*** Input Section Begins ***
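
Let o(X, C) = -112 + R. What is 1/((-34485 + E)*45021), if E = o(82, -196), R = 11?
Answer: -1/1557096306 ≈ -6.4222e-10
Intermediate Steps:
o(X, C) = -101 (o(X, C) = -112 + 11 = -101)
E = -101
1/((-34485 + E)*45021) = 1/(-34485 - 101*45021) = (1/45021)/(-34586) = -1/34586*1/45021 = -1/1557096306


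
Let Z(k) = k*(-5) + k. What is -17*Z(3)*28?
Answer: 5712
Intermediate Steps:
Z(k) = -4*k (Z(k) = -5*k + k = -4*k)
-17*Z(3)*28 = -(-68)*3*28 = -17*(-12)*28 = 204*28 = 5712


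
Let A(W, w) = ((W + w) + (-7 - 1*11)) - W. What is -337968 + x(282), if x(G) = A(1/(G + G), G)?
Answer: -337704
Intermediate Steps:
A(W, w) = -18 + w (A(W, w) = ((W + w) + (-7 - 11)) - W = ((W + w) - 18) - W = (-18 + W + w) - W = -18 + w)
x(G) = -18 + G
-337968 + x(282) = -337968 + (-18 + 282) = -337968 + 264 = -337704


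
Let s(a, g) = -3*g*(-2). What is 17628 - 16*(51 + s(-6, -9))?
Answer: 17676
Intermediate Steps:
s(a, g) = 6*g
17628 - 16*(51 + s(-6, -9)) = 17628 - 16*(51 + 6*(-9)) = 17628 - 16*(51 - 54) = 17628 - 16*(-3) = 17628 - 1*(-48) = 17628 + 48 = 17676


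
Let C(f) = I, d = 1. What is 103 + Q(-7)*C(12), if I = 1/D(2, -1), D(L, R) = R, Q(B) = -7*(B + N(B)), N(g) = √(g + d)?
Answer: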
*** Input Section Ends ***
## What is expected
Each record shown above must be reproduced exactly.

## Response to this exercise
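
Let o(X, C) = -112 + R. What is 1/((-34485 + E)*45021), if E = o(82, -196), R = 11?
Answer: -1/1557096306 ≈ -6.4222e-10
Intermediate Steps:
o(X, C) = -101 (o(X, C) = -112 + 11 = -101)
E = -101
1/((-34485 + E)*45021) = 1/(-34485 - 101*45021) = (1/45021)/(-34586) = -1/34586*1/45021 = -1/1557096306


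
Let Z(k) = k*(-5) + k. What is -17*Z(3)*28?
Answer: 5712
Intermediate Steps:
Z(k) = -4*k (Z(k) = -5*k + k = -4*k)
-17*Z(3)*28 = -(-68)*3*28 = -17*(-12)*28 = 204*28 = 5712


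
Let A(W, w) = ((W + w) + (-7 - 1*11)) - W. What is -337968 + x(282), if x(G) = A(1/(G + G), G)?
Answer: -337704
Intermediate Steps:
A(W, w) = -18 + w (A(W, w) = ((W + w) + (-7 - 11)) - W = ((W + w) - 18) - W = (-18 + W + w) - W = -18 + w)
x(G) = -18 + G
-337968 + x(282) = -337968 + (-18 + 282) = -337968 + 264 = -337704


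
Let s(a, g) = -3*g*(-2). What is 17628 - 16*(51 + s(-6, -9))?
Answer: 17676
Intermediate Steps:
s(a, g) = 6*g
17628 - 16*(51 + s(-6, -9)) = 17628 - 16*(51 + 6*(-9)) = 17628 - 16*(51 - 54) = 17628 - 16*(-3) = 17628 - 1*(-48) = 17628 + 48 = 17676


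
Let C(f) = I, d = 1. What is 103 + Q(-7)*C(12), if I = 1/D(2, -1), D(L, R) = R, Q(B) = -7*(B + N(B)), N(g) = √(g + d)?
Answer: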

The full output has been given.